(PROVIDED INFORMATION Opens)

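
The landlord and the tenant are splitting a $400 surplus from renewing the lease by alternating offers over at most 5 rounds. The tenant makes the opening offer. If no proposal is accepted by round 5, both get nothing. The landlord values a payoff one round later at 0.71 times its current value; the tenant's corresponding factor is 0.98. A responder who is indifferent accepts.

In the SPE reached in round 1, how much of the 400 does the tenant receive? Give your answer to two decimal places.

390.37

Round 5 (the tenant proposes): the landlord will accept anything ≥ 0, so the tenant offers 0 and keeps 400.
Round 4 (the landlord proposes): the tenant can get 400 next round, worth 0.98 × 400 = 392 now, so the landlord offers 392, keeping 8.
Round 3 (the tenant proposes): the landlord can get 8 next round, worth 0.71 × 8 = 5.68 now, so the tenant offers 5.68, keeping 394.32.
Round 2 (the landlord proposes): the tenant can get 394.32 next round, worth 0.98 × 394.32 = 386.4336 now; the landlord offers that and keeps 13.5664.
Round 1 (the tenant proposes): the landlord can get 13.5664 next round, worth 0.71 × 13.5664 = 9.632144 now, so the tenant offers 9.632144, keeping 390.367856.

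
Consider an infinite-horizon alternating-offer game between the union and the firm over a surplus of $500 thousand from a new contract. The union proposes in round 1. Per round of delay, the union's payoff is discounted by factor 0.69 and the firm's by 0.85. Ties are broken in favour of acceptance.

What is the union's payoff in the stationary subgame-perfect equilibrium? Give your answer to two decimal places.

181.38

In a stationary SPE each proposer offers the other exactly their discounted continuation value.
If the union keeps x when proposing and the firm keeps y when proposing, then x = 500 − 0.85y and y = 500 − 0.69x.
Solving: x = 500(1 − 0.85) / (1 − 0.69·0.85) = 75 / 0.4135 ≈ 181.3785.
The firm gets 500 − 181.3785 ≈ 318.6215.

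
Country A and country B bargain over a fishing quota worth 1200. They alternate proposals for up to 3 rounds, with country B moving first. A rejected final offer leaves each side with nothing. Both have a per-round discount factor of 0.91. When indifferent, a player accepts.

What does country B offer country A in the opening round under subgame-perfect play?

98.28

Round 3 (country B proposes): country A will accept anything ≥ 0, so country B offers 0 and keeps 1200.
Round 2 (country A proposes): country B can get 1200 next round, worth 0.91 × 1200 = 1092 now; country A offers that and keeps 108.
Round 1 (country B proposes): country A can get 108 next round, worth 0.91 × 108 = 98.28 now. Country B offers 98.28 and keeps 1200 − 98.28 = 1101.72.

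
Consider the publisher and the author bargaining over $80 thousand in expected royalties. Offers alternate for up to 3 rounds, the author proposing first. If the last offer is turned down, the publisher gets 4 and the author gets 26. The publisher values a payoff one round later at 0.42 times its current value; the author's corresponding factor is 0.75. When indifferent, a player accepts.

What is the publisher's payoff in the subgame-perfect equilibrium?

Round 3 (the author proposes): the publisher gets 4 if talks fail, so the author offers 4 and keeps 76.
Round 2 (the publisher proposes): the author can get 76 next round, worth 0.75 × 76 = 57 now. The publisher offers 57 and keeps 80 − 57 = 23.
Round 1 (the author proposes): the publisher can get 23 next round, worth 0.42 × 23 = 9.66 now, so the author offers 9.66, keeping 70.34.

9.66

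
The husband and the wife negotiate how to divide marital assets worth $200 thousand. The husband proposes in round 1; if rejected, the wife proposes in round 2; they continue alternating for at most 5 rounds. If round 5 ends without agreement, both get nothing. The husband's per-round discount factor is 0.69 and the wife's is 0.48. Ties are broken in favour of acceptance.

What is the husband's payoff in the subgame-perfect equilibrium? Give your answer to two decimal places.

160.38

Work backward from the last round.
Round 5 (the husband proposes): rejection yields 0 for the wife; the husband offers 0 and keeps 200.
Round 4 (the wife proposes): the husband can get 200 next round, worth 0.69 × 200 = 138 now, so the wife offers 138, keeping 62.
Round 3 (the husband proposes): the wife can get 62 next round, worth 0.48 × 62 = 29.76 now; the husband offers that and keeps 170.24.
Round 2 (the wife proposes): the husband can get 170.24 next round, worth 0.69 × 170.24 = 117.4656 now, so the wife offers 117.4656, keeping 82.5344.
Round 1 (the husband proposes): the wife can get 82.5344 next round, worth 0.48 × 82.5344 = 39.616512 now. The husband offers 39.616512 and keeps 200 − 39.616512 = 160.383488.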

(PROVIDED INFORMATION Closes)

** WHAT YOU ARE ASKED TO DO **
The records above must be reproduced word for word.

** RESULT FOR THIS TASK **
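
The landlord and the tenant are splitting a $400 surplus from renewing the lease by alternating offers over at most 5 rounds. The tenant makes the opening offer. If no proposal is accepted by round 5, both get nothing. The landlord values a payoff one round later at 0.71 times its current value; the tenant's corresponding factor is 0.98. A responder who is indifferent accepts.

In the SPE reached in round 1, how much of the 400 does the tenant receive? Give your answer to two decimal places.

390.37

Round 5 (the tenant proposes): the landlord will accept anything ≥ 0, so the tenant offers 0 and keeps 400.
Round 4 (the landlord proposes): the tenant can get 400 next round, worth 0.98 × 400 = 392 now, so the landlord offers 392, keeping 8.
Round 3 (the tenant proposes): the landlord can get 8 next round, worth 0.71 × 8 = 5.68 now, so the tenant offers 5.68, keeping 394.32.
Round 2 (the landlord proposes): the tenant can get 394.32 next round, worth 0.98 × 394.32 = 386.4336 now; the landlord offers that and keeps 13.5664.
Round 1 (the tenant proposes): the landlord can get 13.5664 next round, worth 0.71 × 13.5664 = 9.632144 now, so the tenant offers 9.632144, keeping 390.367856.

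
Consider an infinite-horizon alternating-offer game between the union and the firm over a surplus of $500 thousand from a new contract. The union proposes in round 1. Per round of delay, the union's payoff is discounted by factor 0.69 and the firm's by 0.85. Ties are broken in favour of acceptance.

What is the union's payoff in the stationary subgame-perfect equilibrium? Give your answer to two decimal places.

181.38

In a stationary SPE each proposer offers the other exactly their discounted continuation value.
If the union keeps x when proposing and the firm keeps y when proposing, then x = 500 − 0.85y and y = 500 − 0.69x.
Solving: x = 500(1 − 0.85) / (1 − 0.69·0.85) = 75 / 0.4135 ≈ 181.3785.
The firm gets 500 − 181.3785 ≈ 318.6215.

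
Country A and country B bargain over a fishing quota worth 1200. They alternate proposals for up to 3 rounds, with country B moving first. A rejected final offer leaves each side with nothing. Both have a per-round discount factor of 0.91. When indifferent, a player accepts.

What does country B offer country A in the opening round under subgame-perfect play?

98.28

Round 3 (country B proposes): country A will accept anything ≥ 0, so country B offers 0 and keeps 1200.
Round 2 (country A proposes): country B can get 1200 next round, worth 0.91 × 1200 = 1092 now; country A offers that and keeps 108.
Round 1 (country B proposes): country A can get 108 next round, worth 0.91 × 108 = 98.28 now. Country B offers 98.28 and keeps 1200 − 98.28 = 1101.72.

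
Consider the publisher and the author bargaining over $80 thousand in expected royalties. Offers alternate for up to 3 rounds, the author proposing first. If the last offer is turned down, the publisher gets 4 and the author gets 26. The publisher values a payoff one round later at 0.42 times its current value; the author's corresponding factor is 0.75. When indifferent, a player accepts.

What is the publisher's payoff in the subgame-perfect equilibrium?

Round 3 (the author proposes): the publisher gets 4 if talks fail, so the author offers 4 and keeps 76.
Round 2 (the publisher proposes): the author can get 76 next round, worth 0.75 × 76 = 57 now. The publisher offers 57 and keeps 80 − 57 = 23.
Round 1 (the author proposes): the publisher can get 23 next round, worth 0.42 × 23 = 9.66 now, so the author offers 9.66, keeping 70.34.

9.66

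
The husband and the wife negotiate how to divide marital assets worth $200 thousand. The husband proposes in round 1; if rejected, the wife proposes in round 2; they continue alternating for at most 5 rounds. If round 5 ends without agreement, both get nothing. The husband's per-round discount factor is 0.69 and the wife's is 0.48. Ties are broken in favour of acceptance.

What is the husband's payoff in the subgame-perfect equilibrium? Give your answer to two decimal places.

160.38

Work backward from the last round.
Round 5 (the husband proposes): rejection yields 0 for the wife; the husband offers 0 and keeps 200.
Round 4 (the wife proposes): the husband can get 200 next round, worth 0.69 × 200 = 138 now, so the wife offers 138, keeping 62.
Round 3 (the husband proposes): the wife can get 62 next round, worth 0.48 × 62 = 29.76 now; the husband offers that and keeps 170.24.
Round 2 (the wife proposes): the husband can get 170.24 next round, worth 0.69 × 170.24 = 117.4656 now, so the wife offers 117.4656, keeping 82.5344.
Round 1 (the husband proposes): the wife can get 82.5344 next round, worth 0.48 × 82.5344 = 39.616512 now. The husband offers 39.616512 and keeps 200 − 39.616512 = 160.383488.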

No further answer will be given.